** Records provided follows **

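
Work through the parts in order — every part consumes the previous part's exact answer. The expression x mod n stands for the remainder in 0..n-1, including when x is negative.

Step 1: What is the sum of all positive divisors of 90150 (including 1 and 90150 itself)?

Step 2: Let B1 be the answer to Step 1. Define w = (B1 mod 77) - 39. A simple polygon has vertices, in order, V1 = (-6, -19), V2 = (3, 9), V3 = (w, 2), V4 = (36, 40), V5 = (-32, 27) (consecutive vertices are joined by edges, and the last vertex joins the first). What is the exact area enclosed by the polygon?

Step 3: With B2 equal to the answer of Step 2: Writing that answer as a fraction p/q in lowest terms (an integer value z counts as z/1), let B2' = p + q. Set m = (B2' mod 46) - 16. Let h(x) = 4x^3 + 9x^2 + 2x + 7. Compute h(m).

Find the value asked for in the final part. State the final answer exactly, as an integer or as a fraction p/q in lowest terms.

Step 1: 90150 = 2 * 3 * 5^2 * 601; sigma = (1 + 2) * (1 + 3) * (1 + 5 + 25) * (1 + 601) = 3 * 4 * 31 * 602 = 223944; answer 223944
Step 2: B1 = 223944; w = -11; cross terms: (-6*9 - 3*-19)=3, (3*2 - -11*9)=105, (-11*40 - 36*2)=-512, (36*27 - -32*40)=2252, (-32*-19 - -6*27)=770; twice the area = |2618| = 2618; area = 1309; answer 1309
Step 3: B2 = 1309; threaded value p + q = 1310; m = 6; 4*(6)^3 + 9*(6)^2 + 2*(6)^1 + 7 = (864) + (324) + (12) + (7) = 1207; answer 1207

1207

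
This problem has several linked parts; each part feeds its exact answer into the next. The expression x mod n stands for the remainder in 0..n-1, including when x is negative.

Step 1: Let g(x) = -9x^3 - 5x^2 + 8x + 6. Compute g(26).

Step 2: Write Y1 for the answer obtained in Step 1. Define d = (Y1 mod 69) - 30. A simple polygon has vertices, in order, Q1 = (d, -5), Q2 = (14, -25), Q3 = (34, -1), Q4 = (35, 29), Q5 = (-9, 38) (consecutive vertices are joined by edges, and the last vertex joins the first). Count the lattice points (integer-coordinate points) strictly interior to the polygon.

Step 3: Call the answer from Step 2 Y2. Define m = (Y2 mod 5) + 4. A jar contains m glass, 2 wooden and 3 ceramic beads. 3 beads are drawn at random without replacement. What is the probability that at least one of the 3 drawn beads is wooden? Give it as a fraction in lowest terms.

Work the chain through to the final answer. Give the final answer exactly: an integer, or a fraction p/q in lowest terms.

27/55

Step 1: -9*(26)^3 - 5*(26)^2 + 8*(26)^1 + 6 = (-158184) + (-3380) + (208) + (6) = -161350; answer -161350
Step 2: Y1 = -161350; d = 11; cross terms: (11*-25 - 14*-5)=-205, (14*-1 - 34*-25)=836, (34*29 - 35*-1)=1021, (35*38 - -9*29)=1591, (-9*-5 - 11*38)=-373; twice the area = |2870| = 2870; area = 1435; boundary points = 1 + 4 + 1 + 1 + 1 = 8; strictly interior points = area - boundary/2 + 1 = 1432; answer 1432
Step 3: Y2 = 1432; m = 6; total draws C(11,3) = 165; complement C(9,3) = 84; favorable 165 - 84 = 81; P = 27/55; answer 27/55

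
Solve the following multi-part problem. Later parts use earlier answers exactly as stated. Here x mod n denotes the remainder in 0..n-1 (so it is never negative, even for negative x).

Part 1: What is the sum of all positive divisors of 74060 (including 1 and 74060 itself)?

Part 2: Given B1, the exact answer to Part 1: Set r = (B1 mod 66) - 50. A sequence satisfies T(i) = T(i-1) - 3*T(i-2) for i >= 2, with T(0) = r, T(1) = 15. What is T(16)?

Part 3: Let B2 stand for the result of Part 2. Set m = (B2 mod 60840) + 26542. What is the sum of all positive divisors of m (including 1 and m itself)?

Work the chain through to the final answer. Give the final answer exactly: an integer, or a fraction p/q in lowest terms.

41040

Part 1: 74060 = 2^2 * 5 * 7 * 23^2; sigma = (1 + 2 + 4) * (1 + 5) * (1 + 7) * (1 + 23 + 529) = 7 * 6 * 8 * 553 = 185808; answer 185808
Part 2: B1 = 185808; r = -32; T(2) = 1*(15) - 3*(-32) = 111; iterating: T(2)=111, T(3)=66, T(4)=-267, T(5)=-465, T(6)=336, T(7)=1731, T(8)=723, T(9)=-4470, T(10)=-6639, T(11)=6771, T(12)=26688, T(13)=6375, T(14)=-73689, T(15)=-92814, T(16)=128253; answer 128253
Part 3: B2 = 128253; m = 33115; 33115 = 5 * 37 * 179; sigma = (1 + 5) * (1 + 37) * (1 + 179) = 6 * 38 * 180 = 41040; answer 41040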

** End of Records provided **

What is required:
Retype every line of the listing exactly as it appears.

Response to the task:
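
Work through the parts in order — every part consumes the previous part's exact answer. The expression x mod n stands for the remainder in 0..n-1, including when x is negative.

Step 1: What is the sum of all positive divisors of 90150 (including 1 and 90150 itself)?

Step 2: Let B1 be the answer to Step 1. Define w = (B1 mod 77) - 39. A simple polygon has vertices, in order, V1 = (-6, -19), V2 = (3, 9), V3 = (w, 2), V4 = (36, 40), V5 = (-32, 27) (consecutive vertices are joined by edges, and the last vertex joins the first). What is the exact area enclosed by the polygon?

Step 3: With B2 equal to the answer of Step 2: Writing that answer as a fraction p/q in lowest terms (an integer value z counts as z/1), let B2' = p + q. Set m = (B2' mod 46) - 16. Let h(x) = 4x^3 + 9x^2 + 2x + 7. Compute h(m).

Find the value asked for in the final part. State the final answer exactly, as an integer or as a fraction p/q in lowest terms.

Step 1: 90150 = 2 * 3 * 5^2 * 601; sigma = (1 + 2) * (1 + 3) * (1 + 5 + 25) * (1 + 601) = 3 * 4 * 31 * 602 = 223944; answer 223944
Step 2: B1 = 223944; w = -11; cross terms: (-6*9 - 3*-19)=3, (3*2 - -11*9)=105, (-11*40 - 36*2)=-512, (36*27 - -32*40)=2252, (-32*-19 - -6*27)=770; twice the area = |2618| = 2618; area = 1309; answer 1309
Step 3: B2 = 1309; threaded value p + q = 1310; m = 6; 4*(6)^3 + 9*(6)^2 + 2*(6)^1 + 7 = (864) + (324) + (12) + (7) = 1207; answer 1207

1207

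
This problem has several linked parts; each part feeds its exact answer into the next. The expression x mod n stands for the remainder in 0..n-1, including when x is negative.

Step 1: Let g(x) = -9x^3 - 5x^2 + 8x + 6. Compute g(26).

Step 2: Write Y1 for the answer obtained in Step 1. Define d = (Y1 mod 69) - 30. A simple polygon has vertices, in order, Q1 = (d, -5), Q2 = (14, -25), Q3 = (34, -1), Q4 = (35, 29), Q5 = (-9, 38) (consecutive vertices are joined by edges, and the last vertex joins the first). Count the lattice points (integer-coordinate points) strictly interior to the polygon.

Step 3: Call the answer from Step 2 Y2. Define m = (Y2 mod 5) + 4. A jar contains m glass, 2 wooden and 3 ceramic beads. 3 beads are drawn at random without replacement. What is the probability that at least one of the 3 drawn beads is wooden? Give it as a fraction in lowest terms.

Work the chain through to the final answer. Give the final answer exactly: an integer, or a fraction p/q in lowest terms.

27/55

Step 1: -9*(26)^3 - 5*(26)^2 + 8*(26)^1 + 6 = (-158184) + (-3380) + (208) + (6) = -161350; answer -161350
Step 2: Y1 = -161350; d = 11; cross terms: (11*-25 - 14*-5)=-205, (14*-1 - 34*-25)=836, (34*29 - 35*-1)=1021, (35*38 - -9*29)=1591, (-9*-5 - 11*38)=-373; twice the area = |2870| = 2870; area = 1435; boundary points = 1 + 4 + 1 + 1 + 1 = 8; strictly interior points = area - boundary/2 + 1 = 1432; answer 1432
Step 3: Y2 = 1432; m = 6; total draws C(11,3) = 165; complement C(9,3) = 84; favorable 165 - 84 = 81; P = 27/55; answer 27/55

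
Solve the following multi-part problem. Later parts use earlier answers exactly as stated. Here x mod n denotes the remainder in 0..n-1 (so it is never negative, even for negative x).

Part 1: What is the sum of all positive divisors of 74060 (including 1 and 74060 itself)?

Part 2: Given B1, the exact answer to Part 1: Set r = (B1 mod 66) - 50. A sequence satisfies T(i) = T(i-1) - 3*T(i-2) for i >= 2, with T(0) = r, T(1) = 15. What is T(16)?

Part 3: Let B2 stand for the result of Part 2. Set m = (B2 mod 60840) + 26542. What is the sum of all positive divisors of m (including 1 and m itself)?

Work the chain through to the final answer. Give the final answer exactly: an integer, or a fraction p/q in lowest terms.

41040

Part 1: 74060 = 2^2 * 5 * 7 * 23^2; sigma = (1 + 2 + 4) * (1 + 5) * (1 + 7) * (1 + 23 + 529) = 7 * 6 * 8 * 553 = 185808; answer 185808
Part 2: B1 = 185808; r = -32; T(2) = 1*(15) - 3*(-32) = 111; iterating: T(2)=111, T(3)=66, T(4)=-267, T(5)=-465, T(6)=336, T(7)=1731, T(8)=723, T(9)=-4470, T(10)=-6639, T(11)=6771, T(12)=26688, T(13)=6375, T(14)=-73689, T(15)=-92814, T(16)=128253; answer 128253
Part 3: B2 = 128253; m = 33115; 33115 = 5 * 37 * 179; sigma = (1 + 5) * (1 + 37) * (1 + 179) = 6 * 38 * 180 = 41040; answer 41040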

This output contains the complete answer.